ABOUT THIS EXERCISE> Go through the records below and copy out every line holding "Consider".

Stored data>
Segment Open

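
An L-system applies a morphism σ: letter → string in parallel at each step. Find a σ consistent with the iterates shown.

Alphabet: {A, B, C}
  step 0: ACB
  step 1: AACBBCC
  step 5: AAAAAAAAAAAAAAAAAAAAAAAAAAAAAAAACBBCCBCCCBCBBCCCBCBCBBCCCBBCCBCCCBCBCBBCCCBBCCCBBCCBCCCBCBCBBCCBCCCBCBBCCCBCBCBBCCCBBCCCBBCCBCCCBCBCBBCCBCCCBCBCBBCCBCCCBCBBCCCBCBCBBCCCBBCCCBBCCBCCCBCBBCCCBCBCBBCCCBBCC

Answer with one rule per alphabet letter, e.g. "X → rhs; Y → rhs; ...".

  step 0 ⇒ step 1: ACB ⇒ AA·CB·BCC
    A ↦ AA
    B ↦ BCC
    C ↦ CB

A->AA, B->BCC, C->CB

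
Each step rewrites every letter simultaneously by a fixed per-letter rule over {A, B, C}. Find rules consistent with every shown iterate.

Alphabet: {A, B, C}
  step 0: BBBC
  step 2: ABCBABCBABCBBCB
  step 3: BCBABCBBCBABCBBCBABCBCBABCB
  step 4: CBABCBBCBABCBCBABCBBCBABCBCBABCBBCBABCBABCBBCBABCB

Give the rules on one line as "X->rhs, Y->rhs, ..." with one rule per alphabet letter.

A->B, B->CB, C->AB

  step 3 ⇒ step 4: BCBABCBBCBABCBBCBABCBCBABCB ⇒ CB·AB·CB·B·CB·AB·CB·CB·AB·CB·B·CB·AB·CB·CB·AB·CB·B·CB·AB·CB·AB·CB·B·CB·AB·CB
    A ↦ B
    B ↦ CB
    C ↦ AB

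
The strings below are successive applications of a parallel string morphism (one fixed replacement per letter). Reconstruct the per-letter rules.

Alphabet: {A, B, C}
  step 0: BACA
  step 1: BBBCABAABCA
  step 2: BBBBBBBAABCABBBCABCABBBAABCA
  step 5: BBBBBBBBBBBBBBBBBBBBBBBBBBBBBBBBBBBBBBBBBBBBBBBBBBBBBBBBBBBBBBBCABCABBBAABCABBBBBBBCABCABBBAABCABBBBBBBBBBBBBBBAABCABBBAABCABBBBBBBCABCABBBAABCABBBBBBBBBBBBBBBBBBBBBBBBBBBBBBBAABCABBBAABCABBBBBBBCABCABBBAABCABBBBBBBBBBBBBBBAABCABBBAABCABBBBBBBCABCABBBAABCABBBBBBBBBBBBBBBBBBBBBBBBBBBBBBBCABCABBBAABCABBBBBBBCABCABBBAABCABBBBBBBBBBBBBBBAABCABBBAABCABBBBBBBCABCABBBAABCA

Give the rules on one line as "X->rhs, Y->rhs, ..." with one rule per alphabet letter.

A->BCA, B->BB, C->BAA

  step 1 ⇒ step 2: BBBCABAABCA ⇒ BB·BB·BB·BAA·BCA·BB·BCA·BCA·BB·BAA·BCA
    A ↦ BCA
    B ↦ BB
    C ↦ BAA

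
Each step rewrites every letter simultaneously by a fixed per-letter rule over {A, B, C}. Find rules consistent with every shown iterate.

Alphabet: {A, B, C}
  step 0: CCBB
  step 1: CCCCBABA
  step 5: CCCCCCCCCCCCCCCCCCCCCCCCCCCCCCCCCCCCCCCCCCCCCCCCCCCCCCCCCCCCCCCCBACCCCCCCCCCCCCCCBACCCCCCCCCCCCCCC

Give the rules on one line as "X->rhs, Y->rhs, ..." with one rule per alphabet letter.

  step 0 ⇒ step 1: CCBB ⇒ CC·CC·BA·BA
    B ↦ BA
    C ↦ CC
    A ↦ C  (constrained at step 1)

A->C, B->BA, C->CC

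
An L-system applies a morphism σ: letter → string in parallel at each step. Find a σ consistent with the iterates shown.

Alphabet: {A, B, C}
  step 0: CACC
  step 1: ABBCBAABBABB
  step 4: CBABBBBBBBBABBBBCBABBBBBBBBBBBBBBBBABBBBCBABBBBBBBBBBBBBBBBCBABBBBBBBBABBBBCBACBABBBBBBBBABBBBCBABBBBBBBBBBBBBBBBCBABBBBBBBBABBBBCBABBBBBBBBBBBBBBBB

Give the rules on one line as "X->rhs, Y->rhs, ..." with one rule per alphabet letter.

A->CBA, B->BB, C->ABB

  step 0 ⇒ step 1: CACC ⇒ ABB·CBA·ABB·ABB
    A ↦ CBA
    C ↦ ABB
    B ↦ BB  (constrained at step 1)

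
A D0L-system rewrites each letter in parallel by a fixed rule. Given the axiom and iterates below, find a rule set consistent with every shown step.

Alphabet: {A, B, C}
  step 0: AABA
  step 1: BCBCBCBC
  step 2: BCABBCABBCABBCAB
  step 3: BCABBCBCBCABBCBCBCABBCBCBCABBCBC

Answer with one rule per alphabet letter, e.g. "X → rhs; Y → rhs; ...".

A->BC, B->BC, C->AB

  step 2 ⇒ step 3: BCABBCABBCABBCAB ⇒ BC·AB·BC·BC·BC·AB·BC·BC·BC·AB·BC·BC·BC·AB·BC·BC
    A ↦ BC
    B ↦ BC
    C ↦ AB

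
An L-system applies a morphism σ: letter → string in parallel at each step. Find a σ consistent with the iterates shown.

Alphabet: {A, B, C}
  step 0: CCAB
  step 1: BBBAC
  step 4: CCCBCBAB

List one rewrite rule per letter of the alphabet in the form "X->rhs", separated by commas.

A->BA, B->C, C->B

  step 0 ⇒ step 1: CCAB ⇒ B·B·BA·C
    A ↦ BA
    B ↦ C
    C ↦ B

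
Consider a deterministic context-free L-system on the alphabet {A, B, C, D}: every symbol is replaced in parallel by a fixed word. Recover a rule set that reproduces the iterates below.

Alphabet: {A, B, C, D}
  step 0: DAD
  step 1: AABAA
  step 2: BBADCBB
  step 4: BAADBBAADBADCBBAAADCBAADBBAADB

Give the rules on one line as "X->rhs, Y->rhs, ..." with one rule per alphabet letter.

A->B, B->ADC, C->DB, D->AA

  step 1 ⇒ step 2: AABAA ⇒ B·B·ADC·B·B
    A ↦ B
    B ↦ ADC
    C ↦ DB  (constrained at step 2)
  step 0 ⇒ step 1: DAD ⇒ AA·B·AA
    D ↦ AA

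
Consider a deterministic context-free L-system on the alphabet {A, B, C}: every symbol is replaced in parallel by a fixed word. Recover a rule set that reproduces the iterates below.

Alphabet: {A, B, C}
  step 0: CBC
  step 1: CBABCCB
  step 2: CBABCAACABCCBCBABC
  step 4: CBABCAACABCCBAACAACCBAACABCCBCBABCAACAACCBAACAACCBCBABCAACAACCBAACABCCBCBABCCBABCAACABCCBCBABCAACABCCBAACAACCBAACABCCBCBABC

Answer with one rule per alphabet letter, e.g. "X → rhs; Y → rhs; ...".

  step 1 ⇒ step 2: CBABCCB ⇒ CB·ABC·AAC·ABC·CB·CB·ABC
    A ↦ AAC
    B ↦ ABC
    C ↦ CB

A->AAC, B->ABC, C->CB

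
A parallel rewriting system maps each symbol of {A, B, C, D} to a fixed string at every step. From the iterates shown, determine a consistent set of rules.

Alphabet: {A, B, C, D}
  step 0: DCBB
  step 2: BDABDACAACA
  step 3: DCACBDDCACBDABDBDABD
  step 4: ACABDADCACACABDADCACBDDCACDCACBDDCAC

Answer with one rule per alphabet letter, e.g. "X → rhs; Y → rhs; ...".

  step 3 ⇒ step 4: DCACBDDCACBDABDBDABD ⇒ AC·A·BD·A·DC·AC·AC·A·BD·A·DC·AC·BD·DC·AC·DC·AC·BD·DC·AC
    A ↦ BD
    B ↦ DC
    C ↦ A
    D ↦ AC

A->BD, B->DC, C->A, D->AC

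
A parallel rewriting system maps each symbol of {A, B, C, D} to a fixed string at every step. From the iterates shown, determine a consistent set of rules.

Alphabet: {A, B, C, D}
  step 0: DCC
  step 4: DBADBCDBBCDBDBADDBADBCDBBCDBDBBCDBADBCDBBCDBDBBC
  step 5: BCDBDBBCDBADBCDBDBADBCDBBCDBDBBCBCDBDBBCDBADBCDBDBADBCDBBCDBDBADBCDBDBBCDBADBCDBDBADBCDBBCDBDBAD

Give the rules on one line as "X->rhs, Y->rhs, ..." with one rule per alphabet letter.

  step 4 ⇒ step 5: DBADBCDBBCDBDBADDBADBCDBBCDBDBBCDBADBCDBBCDBDBBC ⇒ BC·DB·DB·BC·DB·AD·BC·DB·DB·AD·BC·DB·BC·DB·DB·BC·BC·DB·DB·BC·DB·AD·BC·DB·DB·AD·BC·DB·BC·DB·DB·AD·BC·DB·DB·BC·DB·AD·BC·DB·DB·AD·BC·DB·BC·DB·DB·AD
    A ↦ DB
    B ↦ DB
    C ↦ AD
    D ↦ BC

A->DB, B->DB, C->AD, D->BC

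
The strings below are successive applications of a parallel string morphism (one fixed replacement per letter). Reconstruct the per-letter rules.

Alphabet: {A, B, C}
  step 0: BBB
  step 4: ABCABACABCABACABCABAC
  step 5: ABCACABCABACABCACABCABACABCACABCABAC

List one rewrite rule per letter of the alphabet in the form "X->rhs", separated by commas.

  step 4 ⇒ step 5: ABCABACABCABACABCABAC ⇒ AB·C·AC·AB·C·AB·AC·AB·C·AC·AB·C·AB·AC·AB·C·AC·AB·C·AB·AC
    A ↦ AB
    B ↦ C
    C ↦ AC

A->AB, B->C, C->AC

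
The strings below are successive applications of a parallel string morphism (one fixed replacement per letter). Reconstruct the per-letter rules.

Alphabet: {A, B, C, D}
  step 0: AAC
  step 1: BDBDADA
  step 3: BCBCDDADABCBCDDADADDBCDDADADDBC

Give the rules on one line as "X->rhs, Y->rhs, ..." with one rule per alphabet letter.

  step 0 ⇒ step 1: AAC ⇒ BD·BD·ADA
    A ↦ BD
    C ↦ ADA
    B ↦ DD  (constrained at step 1)
    D ↦ BC  (constrained at step 1)

A->BD, B->DD, C->ADA, D->BC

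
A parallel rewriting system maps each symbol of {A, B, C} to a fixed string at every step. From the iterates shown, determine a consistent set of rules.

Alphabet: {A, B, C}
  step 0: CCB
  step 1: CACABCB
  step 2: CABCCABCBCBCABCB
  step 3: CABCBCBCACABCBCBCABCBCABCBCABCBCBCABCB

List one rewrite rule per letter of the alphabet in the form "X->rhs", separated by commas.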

Segment Closed

TASK RESPONSE>
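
Consider a deterministic context-free L-system on the alphabet {A, B, C, D}: every symbol is replaced in parallel by a fixed word. Recover a rule set that reproduces the iterates below.
Consider a deterministic context-free L-system on the alphabet {A, B, C}: every symbol is replaced in parallel by a fixed word. Recover a rule set that reproduces the iterates below.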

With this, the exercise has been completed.